Exercise inputs below:
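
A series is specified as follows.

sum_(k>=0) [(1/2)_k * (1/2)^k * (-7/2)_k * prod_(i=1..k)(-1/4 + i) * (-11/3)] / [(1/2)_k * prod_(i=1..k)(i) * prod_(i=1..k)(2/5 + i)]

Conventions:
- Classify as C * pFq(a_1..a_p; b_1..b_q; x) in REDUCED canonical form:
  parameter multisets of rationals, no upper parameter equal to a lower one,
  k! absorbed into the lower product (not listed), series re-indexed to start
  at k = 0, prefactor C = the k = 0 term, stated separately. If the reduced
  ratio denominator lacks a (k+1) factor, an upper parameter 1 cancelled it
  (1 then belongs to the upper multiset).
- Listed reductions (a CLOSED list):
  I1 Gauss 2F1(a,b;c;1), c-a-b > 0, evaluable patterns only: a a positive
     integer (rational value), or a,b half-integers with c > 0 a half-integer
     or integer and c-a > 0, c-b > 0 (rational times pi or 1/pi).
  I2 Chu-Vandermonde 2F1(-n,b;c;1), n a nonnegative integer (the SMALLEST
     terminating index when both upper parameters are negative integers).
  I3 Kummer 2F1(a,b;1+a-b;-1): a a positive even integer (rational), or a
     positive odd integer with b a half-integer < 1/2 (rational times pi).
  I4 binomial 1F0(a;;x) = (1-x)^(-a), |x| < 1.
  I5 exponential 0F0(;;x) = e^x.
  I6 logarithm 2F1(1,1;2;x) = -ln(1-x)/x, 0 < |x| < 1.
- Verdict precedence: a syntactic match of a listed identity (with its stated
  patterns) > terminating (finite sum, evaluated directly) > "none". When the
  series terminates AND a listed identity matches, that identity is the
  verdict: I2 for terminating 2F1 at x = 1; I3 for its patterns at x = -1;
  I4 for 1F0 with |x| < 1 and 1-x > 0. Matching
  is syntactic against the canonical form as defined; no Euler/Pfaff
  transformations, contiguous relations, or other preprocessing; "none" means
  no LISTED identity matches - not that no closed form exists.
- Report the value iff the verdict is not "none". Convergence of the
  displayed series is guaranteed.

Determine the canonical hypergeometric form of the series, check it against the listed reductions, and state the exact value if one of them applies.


Key observation: x = (1/2) and the lower running product (prefactor -11/3) is a rising factorial.
Adjacent-term ratio: r(k) = (1/2) * (k-7/2) (k+3/4) / [(k+7/5) (k+1)] - rational; roots negated = parameters, x = (1/2), C = -11/3.

At argument 1/2: a 2F1 with upper {-7/2, 3/4}, lower {7/5}, scaled by C = -11/3. Verdict: none. Every listed pattern misses the 2F1 form at 1/2, upper {-7/2, 3/4}.


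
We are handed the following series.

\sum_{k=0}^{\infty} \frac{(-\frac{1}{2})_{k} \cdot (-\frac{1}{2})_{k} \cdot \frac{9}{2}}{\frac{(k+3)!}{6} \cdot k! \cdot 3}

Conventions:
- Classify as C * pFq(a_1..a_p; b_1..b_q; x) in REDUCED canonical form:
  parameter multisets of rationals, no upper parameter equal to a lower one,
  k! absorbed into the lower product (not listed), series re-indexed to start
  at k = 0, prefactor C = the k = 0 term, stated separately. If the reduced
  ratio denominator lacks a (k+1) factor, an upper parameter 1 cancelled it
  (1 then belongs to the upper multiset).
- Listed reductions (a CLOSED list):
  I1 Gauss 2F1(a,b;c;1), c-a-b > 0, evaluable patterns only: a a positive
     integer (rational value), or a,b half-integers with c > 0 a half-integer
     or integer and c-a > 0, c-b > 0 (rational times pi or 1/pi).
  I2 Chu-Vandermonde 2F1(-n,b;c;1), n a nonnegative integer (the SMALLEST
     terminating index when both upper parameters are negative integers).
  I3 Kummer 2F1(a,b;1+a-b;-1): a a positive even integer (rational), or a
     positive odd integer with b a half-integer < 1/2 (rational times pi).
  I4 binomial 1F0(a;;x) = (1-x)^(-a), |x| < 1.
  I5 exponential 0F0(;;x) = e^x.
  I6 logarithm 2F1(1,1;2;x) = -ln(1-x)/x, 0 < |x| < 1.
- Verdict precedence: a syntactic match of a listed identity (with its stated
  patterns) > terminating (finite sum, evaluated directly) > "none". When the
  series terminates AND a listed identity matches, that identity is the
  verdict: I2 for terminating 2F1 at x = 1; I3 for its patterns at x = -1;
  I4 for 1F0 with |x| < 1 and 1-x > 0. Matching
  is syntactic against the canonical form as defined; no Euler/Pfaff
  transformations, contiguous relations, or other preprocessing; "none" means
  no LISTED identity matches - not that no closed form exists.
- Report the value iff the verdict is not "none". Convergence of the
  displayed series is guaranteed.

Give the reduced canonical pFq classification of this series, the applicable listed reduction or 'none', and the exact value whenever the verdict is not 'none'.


Structural cue: t_0 = \frac{3}{2} here, and the denominator's factorial ratio (prefactor 3/2) is a lower Pochhammer.
Ratio: r(k) = 1 * (k-\frac{1}{2}) (k-\frac{1}{2}) / [(k+4) (k+1)] ; factor over Q: parameters, x = 1, and C = \frac{3}{2}.

Canonical form: C = \frac{3}{2} times 2F1 with upper {-\frac{1}{2}, -\frac{1}{2}}, lower {4}, x = 1. Verdict (x = 1): Gauss (I1, half-integer pattern) applies (x = 1; upper {-\frac{1}{2}, -\frac{1}{2}} half-integers, c = 4 in the evaluable pattern). Exact value: \frac{6144}{1225} / \pi.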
End of Exercise inputs.
Required action
Reproduce the material exactly, and keep every line as it is.

Answer
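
A series is specified as follows.

sum_(k>=0) [(1/2)_k * (1/2)^k * (-7/2)_k * prod_(i=1..k)(-1/4 + i) * (-11/3)] / [(1/2)_k * prod_(i=1..k)(i) * prod_(i=1..k)(2/5 + i)]

Conventions:
- Classify as C * pFq(a_1..a_p; b_1..b_q; x) in REDUCED canonical form:
  parameter multisets of rationals, no upper parameter equal to a lower one,
  k! absorbed into the lower product (not listed), series re-indexed to start
  at k = 0, prefactor C = the k = 0 term, stated separately. If the reduced
  ratio denominator lacks a (k+1) factor, an upper parameter 1 cancelled it
  (1 then belongs to the upper multiset).
- Listed reductions (a CLOSED list):
  I1 Gauss 2F1(a,b;c;1), c-a-b > 0, evaluable patterns only: a a positive
     integer (rational value), or a,b half-integers with c > 0 a half-integer
     or integer and c-a > 0, c-b > 0 (rational times pi or 1/pi).
  I2 Chu-Vandermonde 2F1(-n,b;c;1), n a nonnegative integer (the SMALLEST
     terminating index when both upper parameters are negative integers).
  I3 Kummer 2F1(a,b;1+a-b;-1): a a positive even integer (rational), or a
     positive odd integer with b a half-integer < 1/2 (rational times pi).
  I4 binomial 1F0(a;;x) = (1-x)^(-a), |x| < 1.
  I5 exponential 0F0(;;x) = e^x.
  I6 logarithm 2F1(1,1;2;x) = -ln(1-x)/x, 0 < |x| < 1.
- Verdict precedence: a syntactic match of a listed identity (with its stated
  patterns) > terminating (finite sum, evaluated directly) > "none". When the
  series terminates AND a listed identity matches, that identity is the
  verdict: I2 for terminating 2F1 at x = 1; I3 for its patterns at x = -1;
  I4 for 1F0 with |x| < 1 and 1-x > 0. Matching
  is syntactic against the canonical form as defined; no Euler/Pfaff
  transformations, contiguous relations, or other preprocessing; "none" means
  no LISTED identity matches - not that no closed form exists.
- Report the value iff the verdict is not "none". Convergence of the
  displayed series is guaranteed.

Determine the canonical hypergeometric form of the series, check it against the listed reductions, and state the exact value if one of them applies.


Key observation: x = (1/2) and the lower running product (prefactor -11/3) is a rising factorial.
Adjacent-term ratio: r(k) = (1/2) * (k-7/2) (k+3/4) / [(k+7/5) (k+1)] - rational; roots negated = parameters, x = (1/2), C = -11/3.

At argument 1/2: a 2F1 with upper {-7/2, 3/4}, lower {7/5}, scaled by C = -11/3. Verdict: none. Every listed pattern misses the 2F1 form at 1/2, upper {-7/2, 3/4}.


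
We are handed the following series.

\sum_{k=0}^{\infty} \frac{(-\frac{1}{2})_{k} \cdot (-\frac{1}{2})_{k} \cdot \frac{9}{2}}{\frac{(k+3)!}{6} \cdot k! \cdot 3}

Conventions:
- Classify as C * pFq(a_1..a_p; b_1..b_q; x) in REDUCED canonical form:
  parameter multisets of rationals, no upper parameter equal to a lower one,
  k! absorbed into the lower product (not listed), series re-indexed to start
  at k = 0, prefactor C = the k = 0 term, stated separately. If the reduced
  ratio denominator lacks a (k+1) factor, an upper parameter 1 cancelled it
  (1 then belongs to the upper multiset).
- Listed reductions (a CLOSED list):
  I1 Gauss 2F1(a,b;c;1), c-a-b > 0, evaluable patterns only: a a positive
     integer (rational value), or a,b half-integers with c > 0 a half-integer
     or integer and c-a > 0, c-b > 0 (rational times pi or 1/pi).
  I2 Chu-Vandermonde 2F1(-n,b;c;1), n a nonnegative integer (the SMALLEST
     terminating index when both upper parameters are negative integers).
  I3 Kummer 2F1(a,b;1+a-b;-1): a a positive even integer (rational), or a
     positive odd integer with b a half-integer < 1/2 (rational times pi).
  I4 binomial 1F0(a;;x) = (1-x)^(-a), |x| < 1.
  I5 exponential 0F0(;;x) = e^x.
  I6 logarithm 2F1(1,1;2;x) = -ln(1-x)/x, 0 < |x| < 1.
- Verdict precedence: a syntactic match of a listed identity (with its stated
  patterns) > terminating (finite sum, evaluated directly) > "none". When the
  series terminates AND a listed identity matches, that identity is the
  verdict: I2 for terminating 2F1 at x = 1; I3 for its patterns at x = -1;
  I4 for 1F0 with |x| < 1 and 1-x > 0. Matching
  is syntactic against the canonical form as defined; no Euler/Pfaff
  transformations, contiguous relations, or other preprocessing; "none" means
  no LISTED identity matches - not that no closed form exists.
- Report the value iff the verdict is not "none". Convergence of the
  displayed series is guaranteed.

Give the reduced canonical pFq classification of this series, the applicable listed reduction or 'none', and the exact value whenever the verdict is not 'none'.


Structural cue: t_0 = \frac{3}{2} here, and the denominator's factorial ratio (prefactor 3/2) is a lower Pochhammer.
Ratio: r(k) = 1 * (k-\frac{1}{2}) (k-\frac{1}{2}) / [(k+4) (k+1)] ; factor over Q: parameters, x = 1, and C = \frac{3}{2}.

Canonical form: C = \frac{3}{2} times 2F1 with upper {-\frac{1}{2}, -\frac{1}{2}}, lower {4}, x = 1. Verdict (x = 1): Gauss (I1, half-integer pattern) applies (x = 1; upper {-\frac{1}{2}, -\frac{1}{2}} half-integers, c = 4 in the evaluable pattern). Exact value: \frac{6144}{1225} / \pi.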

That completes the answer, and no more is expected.